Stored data

-=-=-

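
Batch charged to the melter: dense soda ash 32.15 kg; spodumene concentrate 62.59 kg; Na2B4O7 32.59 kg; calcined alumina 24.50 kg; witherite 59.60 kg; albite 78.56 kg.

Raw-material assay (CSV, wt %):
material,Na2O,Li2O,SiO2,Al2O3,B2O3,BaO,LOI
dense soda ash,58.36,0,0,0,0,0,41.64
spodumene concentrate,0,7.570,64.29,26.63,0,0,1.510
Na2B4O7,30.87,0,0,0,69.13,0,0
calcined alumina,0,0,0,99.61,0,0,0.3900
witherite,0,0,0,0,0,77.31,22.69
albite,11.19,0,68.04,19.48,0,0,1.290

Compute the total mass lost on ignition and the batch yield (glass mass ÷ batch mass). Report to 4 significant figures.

LOI loss = 28.96 kg; glass = 261.0 kg; yield = 90.01%

Mid-chain values are printed, rounded to four significant figures, at each printed step. All arithmetic maintains full float precision at every stage — exactly one rounding is applied to each reported figure — the derived quantities are rebuilt from the batch weights for 261.0 kg of glass at full precision (the totals, the yield, glass mass, six oxide percentages, LOI) as written in question or answer.
Each material's LOI contribution:
  dense soda ash: 32.15 × 0.4164 = 13.39 kg
  spodumene concentrate: 62.59 × 0.01510 = 0.9451 kg
  Na2B4O7: 32.59 × 0 = 0 kg
  calcined alumina: 24.50 × 0.003900 = 0.09555 kg
  witherite: 59.60 × 0.2269 = 13.52 kg
  albite: 78.56 × 0.01290 = 1.013 kg
Total LOI = 28.96 kg
Glass = batch − LOI = 290.0 − 28.96 = 261.0 kg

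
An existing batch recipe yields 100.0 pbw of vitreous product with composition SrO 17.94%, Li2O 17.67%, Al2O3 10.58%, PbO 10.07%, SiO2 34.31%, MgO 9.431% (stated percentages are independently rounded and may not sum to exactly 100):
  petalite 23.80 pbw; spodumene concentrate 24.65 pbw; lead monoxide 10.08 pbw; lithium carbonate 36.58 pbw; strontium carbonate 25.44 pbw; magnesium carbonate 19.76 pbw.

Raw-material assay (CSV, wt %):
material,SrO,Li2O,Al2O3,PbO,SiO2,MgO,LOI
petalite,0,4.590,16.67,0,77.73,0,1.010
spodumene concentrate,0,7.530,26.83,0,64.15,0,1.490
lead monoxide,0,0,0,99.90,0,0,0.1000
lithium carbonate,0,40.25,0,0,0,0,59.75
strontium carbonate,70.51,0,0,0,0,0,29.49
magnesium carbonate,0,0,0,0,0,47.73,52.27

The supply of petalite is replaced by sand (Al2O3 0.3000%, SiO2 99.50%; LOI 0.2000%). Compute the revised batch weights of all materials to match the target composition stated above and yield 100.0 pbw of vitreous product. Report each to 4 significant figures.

Revised batch per 100.0 pbw vitreous product:
  sand: 9.125 pbw
  spodumene concentrate: 39.33 pbw
  lead monoxide: 10.08 pbw
  lithium carbonate: 36.54 pbw
  strontium carbonate: 25.44 pbw
  magnesium carbonate: 19.76 pbw
Total batch = 140.3 pbw; LOI loss = 40.28 pbw

Each numeric step carries exact precision in every operation; mid-chain values are displayed, with 4-significant-digit rounding, when written out; a single rounding produces every reported figure; derived quantities, which include the yield, glass mass, six oxide percentages, ignition loss, totals, are carried at full float precision, as given in either problem or answer, from the batch weights for 100.0 pbw of glass.
The oxide mass targets at 100.0 pbw vitreous product:
  SrO: 17.94% × 100.0 = 17.94 pbw
  Li2O: 17.67% × 100.0 = 17.67 pbw
  Al2O3: 10.58% × 100.0 = 10.58 pbw
  PbO: 10.07% × 100.0 = 10.07 pbw
  SiO2: 34.31% × 100.0 = 34.31 pbw
  MgO: 9.431% × 100.0 = 9.431 pbw
Oxide-by-oxide audit given the weights on record, on the stated basis (every target is met by its sum once rounding is allowed for):
  SrO: 25.44·0.7051 = 17.94 pbw (target 17.94 pbw)
  Li2O: 39.33·0.07530 + 36.54·0.4025 = 17.67 pbw (target 17.67 pbw)
  Al2O3: 9.125·0.003000 + 39.33·0.2683 = 10.58 pbw (target 10.58 pbw)
  PbO: 10.08·0.9990 = 10.07 pbw (target 10.07 pbw)
  SiO2: 9.125·0.9950 + 39.33·0.6415 = 34.31 pbw (target 34.31 pbw)
  MgO: 19.76·0.4773 = 9.431 pbw (target 9.431 pbw)
The glass-mass cross-check: batch total minus LOI = 100.0 pbw (summing oxide targets gives 100.0 pbw; basis as stated: 100.0 pbw — deltas are rounding alone).
Whole-batch sum: Σ batch = 140.3 pbw; Σ batch·LOI gives LOI loss = 40.28 pbw; yield = glass ÷ total batch = 71.29%.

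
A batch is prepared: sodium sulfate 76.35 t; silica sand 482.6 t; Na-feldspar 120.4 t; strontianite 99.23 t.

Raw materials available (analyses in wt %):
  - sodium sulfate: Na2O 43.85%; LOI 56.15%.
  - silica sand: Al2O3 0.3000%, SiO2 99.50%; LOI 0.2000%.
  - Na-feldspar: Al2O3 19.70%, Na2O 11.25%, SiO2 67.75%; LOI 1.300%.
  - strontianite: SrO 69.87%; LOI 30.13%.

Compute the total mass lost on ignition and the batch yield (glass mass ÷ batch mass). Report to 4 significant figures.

LOI loss = 75.30 t; glass = 703.3 t; yield = 90.33%

The whole derivation carries full float precision from first step to last — values along the way are displayed rounded off to 4 significant figures between the steps. A single rounding finalizes each reported figure; derived quantities, which include ignition loss, yield, the four compositions, totals, glass mass, are carried at full float precision, as quoted within problem or answer, from the batch weights on 703.3 t of glass.
Per-material ignition loss:
  sodium sulfate: 76.35 × 0.5615 = 42.87 t
  silica sand: 482.6 × 0.002000 = 0.9652 t
  Na-feldspar: 120.4 × 0.01300 = 1.565 t
  strontianite: 99.23 × 0.3013 = 29.90 t
Total LOI = 75.30 t
Glass = batch − LOI = 778.6 − 75.30 = 703.3 t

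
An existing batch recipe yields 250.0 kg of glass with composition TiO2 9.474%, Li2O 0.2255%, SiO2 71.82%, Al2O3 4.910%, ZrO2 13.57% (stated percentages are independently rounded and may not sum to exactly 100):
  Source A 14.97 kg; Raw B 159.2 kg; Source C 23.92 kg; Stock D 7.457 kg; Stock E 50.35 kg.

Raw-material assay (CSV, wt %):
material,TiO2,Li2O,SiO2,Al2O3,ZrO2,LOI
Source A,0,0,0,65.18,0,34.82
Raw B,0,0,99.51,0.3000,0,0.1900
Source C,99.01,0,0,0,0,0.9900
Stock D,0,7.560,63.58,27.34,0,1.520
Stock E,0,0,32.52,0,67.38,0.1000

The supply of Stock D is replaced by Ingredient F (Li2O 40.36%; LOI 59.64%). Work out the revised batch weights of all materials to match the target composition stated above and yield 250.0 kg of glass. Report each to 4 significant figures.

Revised batch per 250.0 kg glass:
  Source A: 18.08 kg
  Raw B: 164.0 kg
  Source C: 23.92 kg
  Ingredient F: 1.397 kg
  Stock E: 50.35 kg
Total batch = 257.7 kg; LOI loss = 7.727 kg

All arithmetic carries full float precision at each step; in-progress results appear (rounded to four significant digits) as written; a single rounding produces each reported result — the derived quantities are recomputed from the batch weights on 250.0 kg of glass in full float precision (net glass mass, the five compositions, ignition loss, totals, the yield) as quoted within the question or the answer.
Oxide mass targets, per 250.0 kg glass:
  TiO2: 9.474% × 250.0 = 23.68 kg
  Li2O: 0.2255% × 250.0 = 0.5638 kg
  SiO2: 71.82% × 250.0 = 179.6 kg
  Al2O3: 4.910% × 250.0 = 12.28 kg
  ZrO2: 13.57% × 250.0 = 33.92 kg
Mass-balance tally per oxide per the reported batch figures, under the basis named above (every target is met by its sum within answer rounding):
  TiO2: 23.92·0.9901 = 23.68 kg (target 23.68 kg)
  Li2O: 1.397·0.4036 = 0.5638 kg (target 0.5638 kg)
  SiO2: 164.0·0.9951 + 50.35·0.3252 = 179.6 kg (target 179.6 kg)
  Al2O3: 18.08·0.6518 + 164.0·0.003000 = 12.28 kg (target 12.28 kg)
  ZrO2: 50.35·0.6738 = 33.93 kg (target 33.92 kg)
Consistency of the glass mass: whole batch net of LOI = 250.0 kg (the targets, summed, come to 250.0 kg; with the basis standing at 250.0 kg — rounding explains the deltas).
Adding the batch up: Σ batch = 257.7 kg; Σ batch·LOI gives LOI loss = 7.727 kg; as yield: glass ÷ batch → 97.00%.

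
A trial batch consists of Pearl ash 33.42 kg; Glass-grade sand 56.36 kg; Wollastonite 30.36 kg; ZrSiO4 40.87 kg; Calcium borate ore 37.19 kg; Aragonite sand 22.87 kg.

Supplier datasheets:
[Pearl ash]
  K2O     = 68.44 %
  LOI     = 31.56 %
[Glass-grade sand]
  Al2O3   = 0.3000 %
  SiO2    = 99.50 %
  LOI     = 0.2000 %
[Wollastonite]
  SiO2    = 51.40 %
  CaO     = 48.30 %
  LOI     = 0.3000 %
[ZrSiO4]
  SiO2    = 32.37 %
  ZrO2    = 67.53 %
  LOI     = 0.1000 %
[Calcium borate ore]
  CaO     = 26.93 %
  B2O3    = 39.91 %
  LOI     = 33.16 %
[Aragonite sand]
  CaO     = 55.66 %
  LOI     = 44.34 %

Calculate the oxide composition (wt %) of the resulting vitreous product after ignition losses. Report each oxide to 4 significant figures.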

-=-=-

— Brief —
Each line of the records above, from the first through the one containing "albite,11.19,0,68.04,19.48,0,0,1.290", is to be retyped exactly; no other line belongs.

— Task response —
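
Batch charged to the melter: dense soda ash 32.15 kg; spodumene concentrate 62.59 kg; Na2B4O7 32.59 kg; calcined alumina 24.50 kg; witherite 59.60 kg; albite 78.56 kg.

Raw-material assay (CSV, wt %):
material,Na2O,Li2O,SiO2,Al2O3,B2O3,BaO,LOI
dense soda ash,58.36,0,0,0,0,0,41.64
spodumene concentrate,0,7.570,64.29,26.63,0,0,1.510
Na2B4O7,30.87,0,0,0,69.13,0,0
calcined alumina,0,0,0,99.61,0,0,0.3900
witherite,0,0,0,0,0,77.31,22.69
albite,11.19,0,68.04,19.48,0,0,1.290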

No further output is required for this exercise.